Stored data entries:
┌──

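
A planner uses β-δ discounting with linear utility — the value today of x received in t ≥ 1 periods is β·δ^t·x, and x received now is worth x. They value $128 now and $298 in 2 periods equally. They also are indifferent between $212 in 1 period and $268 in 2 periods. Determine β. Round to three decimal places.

β ≈ 0.686

The second indifference involves only future payoffs, so β cancels: β·δ^1·212 = β·δ^2·268, giving δ = 212/268 = 0.79104.
Substituting δ into 128 = β·δ^2·298: β = 128/(186.474) ≈ 0.686.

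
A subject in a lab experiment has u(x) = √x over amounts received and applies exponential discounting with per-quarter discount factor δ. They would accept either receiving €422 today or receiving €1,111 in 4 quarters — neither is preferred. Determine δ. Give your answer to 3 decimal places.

Indifference means u(422) = δ^4 · u(1111), so δ^4 = u(422)/u(1111).
Since u(x) = √x, δ^4 = √(422/1111) = 0.61631.
So δ = 0.61631^(1/4) ≈ 0.886.

δ ≈ 0.886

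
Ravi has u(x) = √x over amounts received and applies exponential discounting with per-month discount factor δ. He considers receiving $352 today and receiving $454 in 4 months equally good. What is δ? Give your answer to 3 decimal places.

δ ≈ 0.969

Equating discounted utilities: u(352) = δ^4·u(454) ⇒ δ^4 = u(352)/u(454).
Since u(x) = √x, δ^4 = √(352/454) = 0.88053.
So δ = 0.88053^(1/4) ≈ 0.969.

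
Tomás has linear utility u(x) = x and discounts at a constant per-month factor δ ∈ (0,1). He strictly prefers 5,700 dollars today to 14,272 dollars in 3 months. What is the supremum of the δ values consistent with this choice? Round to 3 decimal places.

The preference means 5700 > δ^3·14272.
So δ^3 < 5700/14272 = 0.39938; taking the cube root of both positive sides preserves the inequality.
δ < 0.39938^(1/3) = 0.736.

δ < 0.736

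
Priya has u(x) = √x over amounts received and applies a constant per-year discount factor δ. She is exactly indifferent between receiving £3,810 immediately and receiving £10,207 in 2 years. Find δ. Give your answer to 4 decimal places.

δ ≈ 0.7816

Indifference means u(3810) = δ^2 · u(10207), so δ^2 = u(3810)/u(10207).
With u(x) = √x: δ^2 = √3810/√10207 = √(3810/10207) = 0.61096.
Taking the square root: δ = 0.61096^(1/2) ≈ 0.7816.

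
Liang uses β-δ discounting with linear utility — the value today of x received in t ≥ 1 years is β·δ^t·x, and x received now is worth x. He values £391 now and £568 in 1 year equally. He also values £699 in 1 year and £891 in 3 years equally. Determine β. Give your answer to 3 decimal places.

From the later pair, β·δ^1·699 = β·δ^3·891; dividing through, δ^2 = 699/891 = 0.78451, so δ = 0.88573.
Now use the now-vs-future pair: 391 = β·δ·568 gives β = 391/(0.88573·568) ≈ 0.777.

β ≈ 0.777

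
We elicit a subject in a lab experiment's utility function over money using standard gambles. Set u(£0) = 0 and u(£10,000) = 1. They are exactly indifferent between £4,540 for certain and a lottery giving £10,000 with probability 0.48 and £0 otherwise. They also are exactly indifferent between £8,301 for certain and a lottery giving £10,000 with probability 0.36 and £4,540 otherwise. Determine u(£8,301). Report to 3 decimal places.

0.667

The first gamble pins u(£4,540): it must equal 0.48·1 + 0.52·0 = 0.48.
Then u(£8,301) = 0.36·u(£10,000) + 0.64·u(£4,540) = 0.36·1.00 + 0.64·0.48 = 0.6672.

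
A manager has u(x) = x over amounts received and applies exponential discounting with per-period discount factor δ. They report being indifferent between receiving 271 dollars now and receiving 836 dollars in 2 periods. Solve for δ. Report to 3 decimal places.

The payoff in 2 periods is discounted by δ^2, so u(271) = δ^2·u(836) and δ^2 = u(271)/u(836).
With u(x) = x: δ^2 = 271/836 = 0.32416.
Hence δ = (0.32416)^(1/2) = 0.56935.

δ ≈ 0.569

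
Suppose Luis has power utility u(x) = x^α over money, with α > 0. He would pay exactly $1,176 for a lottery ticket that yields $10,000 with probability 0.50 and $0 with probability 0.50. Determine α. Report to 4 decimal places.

Since u(0) = 0, the lottery's EU is 0.50·10000^α.
Indifference: 1176^α = 0.50·10000^α, so (1176/10000)^α = 0.50.
Taking logs: α·ln(1176/10000) = ln(0.50), so α = -0.6931472 / -2.1404662 ≈ 0.3238.

α ≈ 0.3238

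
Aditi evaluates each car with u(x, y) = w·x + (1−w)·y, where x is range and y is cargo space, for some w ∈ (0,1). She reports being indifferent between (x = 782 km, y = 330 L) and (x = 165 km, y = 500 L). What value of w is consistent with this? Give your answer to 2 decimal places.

w = 0.22

Equating utilities: w·782 + (1−w)·330 = w·165 + (1−w)·500.
w·(782−165) = (1−w)·(500−330), i.e. w·617 = (1−w)·170.
Hence w = 170/(617+170) = 170/787 = 0.22.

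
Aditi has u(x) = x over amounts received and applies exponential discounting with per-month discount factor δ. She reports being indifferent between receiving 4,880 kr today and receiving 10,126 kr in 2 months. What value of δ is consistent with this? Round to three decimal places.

Indifference means u(4880) = δ^2 · u(10126), so δ^2 = u(4880)/u(10126).
With u(x) = x: δ^2 = 4880/10126 = 0.48193.
Taking the square root: δ = 0.48193^(1/2) ≈ 0.694.

δ ≈ 0.694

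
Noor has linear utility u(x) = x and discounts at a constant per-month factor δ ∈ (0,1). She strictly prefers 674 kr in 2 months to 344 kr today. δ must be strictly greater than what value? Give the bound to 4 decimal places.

The preference means 344 < δ^2·674.
Hence δ^2 > 344/674 = 0.51039, and x ↦ x^(1/2) is increasing on (0,∞).
δ > (344/674)^(1/2) ≈ 0.7144.

δ > 0.7144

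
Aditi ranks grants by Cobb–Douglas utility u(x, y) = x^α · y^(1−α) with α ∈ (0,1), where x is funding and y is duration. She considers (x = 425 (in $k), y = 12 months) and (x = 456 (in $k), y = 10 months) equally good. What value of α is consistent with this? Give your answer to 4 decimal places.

Indifference: 425^α · 12^(1−α) = 456^α · 10^(1−α).
Taking logs: α·ln 425 + (1−α)·ln 12 = α·ln 456 + (1−α)·ln 10, i.e. α·-0.0704036 = (1−α)·-0.1823216.
With A = -0.0704036 and B = -0.1823216: α·A = (1−α)·B, so α = B/(A+B) = -0.1823216/-0.2527252 ≈ 0.7214.

α ≈ 0.7214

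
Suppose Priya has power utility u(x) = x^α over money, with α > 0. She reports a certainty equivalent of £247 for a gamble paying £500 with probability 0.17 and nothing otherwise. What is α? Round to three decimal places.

α ≈ 2.513

Since u(0) = 0, the lottery's EU is 0.17·500^α.
Setting u(247) equal to that: 247^α = 0.17·500^α ⇒ (247/500)^α = 0.17.
α = ln(0.17) / ln(247/500) = -1.771957/-0.705220 ≈ 2.513.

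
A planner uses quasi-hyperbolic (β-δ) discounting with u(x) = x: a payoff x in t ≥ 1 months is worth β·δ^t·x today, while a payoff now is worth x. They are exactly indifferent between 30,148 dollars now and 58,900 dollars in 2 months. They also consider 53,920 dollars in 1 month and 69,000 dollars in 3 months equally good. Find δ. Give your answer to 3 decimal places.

δ ≈ 0.884

The second indifference involves only future payoffs, so β cancels: β·δ^1·53920 = β·δ^3·69000, giving δ^2 = 53920/69000 = 0.78145, so δ = 0.88400.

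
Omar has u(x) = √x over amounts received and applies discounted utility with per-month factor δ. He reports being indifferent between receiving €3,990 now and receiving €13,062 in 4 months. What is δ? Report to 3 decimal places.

The payoff in 4 months is discounted by δ^4, so u(3990) = δ^4·u(13062) and δ^4 = u(3990)/u(13062).
Since u(x) = √x, δ^4 = √(3990/13062) = 0.55269.
So δ = 0.55269^(1/4) ≈ 0.862.

δ ≈ 0.862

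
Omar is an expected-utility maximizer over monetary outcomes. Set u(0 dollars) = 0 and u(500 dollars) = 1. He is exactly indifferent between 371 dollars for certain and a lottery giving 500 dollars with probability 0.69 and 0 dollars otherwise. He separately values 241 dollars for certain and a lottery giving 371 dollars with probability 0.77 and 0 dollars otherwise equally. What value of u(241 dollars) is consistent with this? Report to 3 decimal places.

0.531

The first gamble pins u(371 dollars): it must equal 0.69·1 + 0.31·0 = 0.69.
Then u(241 dollars) = 0.77·u(371 dollars) + 0.23·u(0 dollars) = 0.77·0.69 + 0.23·0.00 = 0.5313.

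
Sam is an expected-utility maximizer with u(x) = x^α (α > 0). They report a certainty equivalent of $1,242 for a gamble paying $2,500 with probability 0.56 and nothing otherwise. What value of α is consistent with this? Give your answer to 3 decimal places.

Since u(0) = 0, the lottery's EU is 0.56·2500^α.
Indifference: 1242^α = 0.56·2500^α, so (1242/2500)^α = 0.56.
Taking logs: α·ln(1242/2500) = ln(0.56), so α = -0.579818 / -0.699568 ≈ 0.829.

α ≈ 0.829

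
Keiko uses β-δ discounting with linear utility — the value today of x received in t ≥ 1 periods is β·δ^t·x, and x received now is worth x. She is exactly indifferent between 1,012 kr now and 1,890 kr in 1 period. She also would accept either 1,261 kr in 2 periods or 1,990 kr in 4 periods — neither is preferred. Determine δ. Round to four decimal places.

The second indifference involves only future payoffs, so β cancels: β·δ^2·1261 = β·δ^4·1990, giving δ^2 = 1261/1990 = 0.63367, so δ = 0.79603.

δ ≈ 0.7960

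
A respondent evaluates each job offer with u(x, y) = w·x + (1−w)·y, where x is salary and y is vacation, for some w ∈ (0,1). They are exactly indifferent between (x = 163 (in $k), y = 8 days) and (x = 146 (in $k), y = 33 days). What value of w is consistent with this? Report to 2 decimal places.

Equating utilities: w·163 + (1−w)·8 = w·146 + (1−w)·33.
w·(163−146) = (1−w)·(33−8), i.e. w·17 = (1−w)·25.
The marginal rate of substitution is 25/17, so w = 25/(17+25) = 0.60.

w = 0.60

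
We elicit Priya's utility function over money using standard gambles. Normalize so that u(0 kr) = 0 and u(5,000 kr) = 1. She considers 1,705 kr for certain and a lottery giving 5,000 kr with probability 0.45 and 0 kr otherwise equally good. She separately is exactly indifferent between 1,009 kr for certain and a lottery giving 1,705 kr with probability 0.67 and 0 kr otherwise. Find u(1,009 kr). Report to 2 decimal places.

0.30

First, u(1,705 kr) = 0.45·u(5,000 kr) + 0.55·u(0 kr) = 0.45.
The second indifference gives u(1,009 kr) = 0.67·u(1,705 kr) + 0.33·u(0 kr) = 0.67·0.45 + 0.33·0.00 = 0.3015.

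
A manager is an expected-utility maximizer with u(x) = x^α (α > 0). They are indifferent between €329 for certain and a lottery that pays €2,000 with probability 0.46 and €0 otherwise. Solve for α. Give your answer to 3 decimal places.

α ≈ 0.430

EU(lottery) = 0.46·2000^α + 0.54·0 = 0.46·2000^α.
Equating: 329^α = 0.46·2000^α, i.e. 0.1645^α = 0.46.
α = ln(0.46) / ln(329/2000) = -0.776529/-1.804845 ≈ 0.430.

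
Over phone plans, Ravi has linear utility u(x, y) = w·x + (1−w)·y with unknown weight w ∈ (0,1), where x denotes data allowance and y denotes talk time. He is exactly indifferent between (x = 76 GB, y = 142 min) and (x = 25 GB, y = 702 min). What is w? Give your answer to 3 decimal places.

w = 0.917

Indifference: w·76 + (1−w)·142 = w·25 + (1−w)·702.
w·(76−25) = (1−w)·(702−142), i.e. w·51 = (1−w)·560.
So w/(1−w) = 560/51 = 10.9804, giving w = 560/(51+560) = 0.917.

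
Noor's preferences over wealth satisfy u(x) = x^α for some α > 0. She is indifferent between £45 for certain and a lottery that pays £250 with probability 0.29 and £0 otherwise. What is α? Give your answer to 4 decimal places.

EU(lottery) = 0.29·250^α + 0.71·0 = 0.29·250^α.
Indifference: 45^α = 0.29·250^α, so (45/250)^α = 0.29.
Taking logs: α·ln(45/250) = ln(0.29), so α = -1.2378744 / -1.7147984 ≈ 0.7219.

α ≈ 0.7219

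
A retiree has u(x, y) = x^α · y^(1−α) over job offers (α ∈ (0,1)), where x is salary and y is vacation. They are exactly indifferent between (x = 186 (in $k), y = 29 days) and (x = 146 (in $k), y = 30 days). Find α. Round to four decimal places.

The Cobb–Douglas utilities coincide, so 186^α·29^(1−α) = 146^α·30^(1−α).
Rearrange to (186/146)^α = (30/29)^(1−α) and take logs: α·0.2421401 = (1−α)·0.0339016.
Thus α·(0.2760417) = 0.0339016, so α = 0.0339016/0.2760417 ≈ 0.1228.

α ≈ 0.1228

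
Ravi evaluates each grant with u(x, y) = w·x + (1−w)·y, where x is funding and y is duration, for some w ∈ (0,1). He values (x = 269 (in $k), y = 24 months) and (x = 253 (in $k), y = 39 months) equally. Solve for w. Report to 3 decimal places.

w = 0.484

u(269,24) = u(253,39) means w·269 + (1−w)·24 = w·253 + (1−w)·39.
Rearranging, 16·w − 15·(1−w) = 0.
Hence w = 15/(16+15) = 15/31 = 0.484.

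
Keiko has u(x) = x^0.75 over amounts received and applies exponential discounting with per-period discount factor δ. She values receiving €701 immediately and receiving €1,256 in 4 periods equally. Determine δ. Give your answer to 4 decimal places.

δ ≈ 0.8964

Indifference means u(701) = δ^4 · u(1256), so δ^4 = u(701)/u(1256).
With u(x) = x^0.75: δ^4 = 701^0.75/1256^0.75 = (701/1256)^0.75 = 0.64572.
Hence δ = (0.64572)^(1/4) = 0.896420.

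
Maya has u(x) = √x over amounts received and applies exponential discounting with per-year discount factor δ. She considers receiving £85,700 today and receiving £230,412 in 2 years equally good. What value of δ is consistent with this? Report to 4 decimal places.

The payoff in 2 years is discounted by δ^2, so u(85700) = δ^2·u(230412) and δ^2 = u(85700)/u(230412).
With u(x) = √x: δ^2 = √85700/√230412 = √(85700/230412) = 0.60987.
Taking the square root: δ = 0.60987^(1/2) ≈ 0.7809.

δ ≈ 0.7809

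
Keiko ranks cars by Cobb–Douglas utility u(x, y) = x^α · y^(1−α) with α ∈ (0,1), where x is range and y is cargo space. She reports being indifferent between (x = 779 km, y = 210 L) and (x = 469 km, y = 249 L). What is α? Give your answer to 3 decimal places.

Set the two utilities equal: 779^α·210^(1−α) = 469^α·249^(1−α).
(779/469)^α = (249/210)^(1−α); take logs: α·ln(779/469) = (1−α)·ln(249/210), i.e. α·0.507408 = (1−α)·0.170345.
Thus α·(0.677753) = 0.170345, so α = 0.170345/0.677753 ≈ 0.251.

α ≈ 0.251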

└──

-- Task goal --
Your answer must be the line that contains "Keiko ranks cars" and every line after it to the end of the records, reproduced exactly.

-- Problem solution --
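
Keiko ranks cars by Cobb–Douglas utility u(x, y) = x^α · y^(1−α) with α ∈ (0,1), where x is range and y is cargo space. She reports being indifferent between (x = 779 km, y = 210 L) and (x = 469 km, y = 249 L). What is α? Give your answer to 3 decimal places.

Set the two utilities equal: 779^α·210^(1−α) = 469^α·249^(1−α).
(779/469)^α = (249/210)^(1−α); take logs: α·ln(779/469) = (1−α)·ln(249/210), i.e. α·0.507408 = (1−α)·0.170345.
Thus α·(0.677753) = 0.170345, so α = 0.170345/0.677753 ≈ 0.251.

α ≈ 0.251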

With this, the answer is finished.